DATA FOR THIS TASK:

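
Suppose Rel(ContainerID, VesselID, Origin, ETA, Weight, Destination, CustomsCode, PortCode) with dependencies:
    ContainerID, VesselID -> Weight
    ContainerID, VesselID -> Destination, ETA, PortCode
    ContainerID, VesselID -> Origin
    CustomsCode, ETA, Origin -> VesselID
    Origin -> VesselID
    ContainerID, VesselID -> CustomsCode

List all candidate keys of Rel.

Attributes never on any right-hand side: {ContainerID} — every candidate key must contain it.
{ContainerID, Origin} is a candidate key since {ContainerID, Origin}⁺ = {ContainerID, CustomsCode, Destination, ETA, Origin, PortCode, VesselID, Weight} covers every attribute.
{ContainerID, VesselID} is a candidate key since {ContainerID, VesselID}⁺ = {ContainerID, CustomsCode, Destination, ETA, Origin, PortCode, VesselID, Weight} covers every attribute.
Any other superkey properly contains one of these, so there are no further candidate keys.

{ContainerID, Origin}, {ContainerID, VesselID}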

WHAT IS EXPECTED:
Every record should be given again exactly.

EXERCISE OUTPUT:
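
Suppose Rel(ContainerID, VesselID, Origin, ETA, Weight, Destination, CustomsCode, PortCode) with dependencies:
    ContainerID, VesselID -> Weight
    ContainerID, VesselID -> Destination, ETA, PortCode
    ContainerID, VesselID -> Origin
    CustomsCode, ETA, Origin -> VesselID
    Origin -> VesselID
    ContainerID, VesselID -> CustomsCode

List all candidate keys of Rel.

Attributes never on any right-hand side: {ContainerID} — every candidate key must contain it.
{ContainerID, Origin} is a candidate key since {ContainerID, Origin}⁺ = {ContainerID, CustomsCode, Destination, ETA, Origin, PortCode, VesselID, Weight} covers every attribute.
{ContainerID, VesselID} is a candidate key since {ContainerID, VesselID}⁺ = {ContainerID, CustomsCode, Destination, ETA, Origin, PortCode, VesselID, Weight} covers every attribute.
Any other superkey properly contains one of these, so there are no further candidate keys.

{ContainerID, Origin}, {ContainerID, VesselID}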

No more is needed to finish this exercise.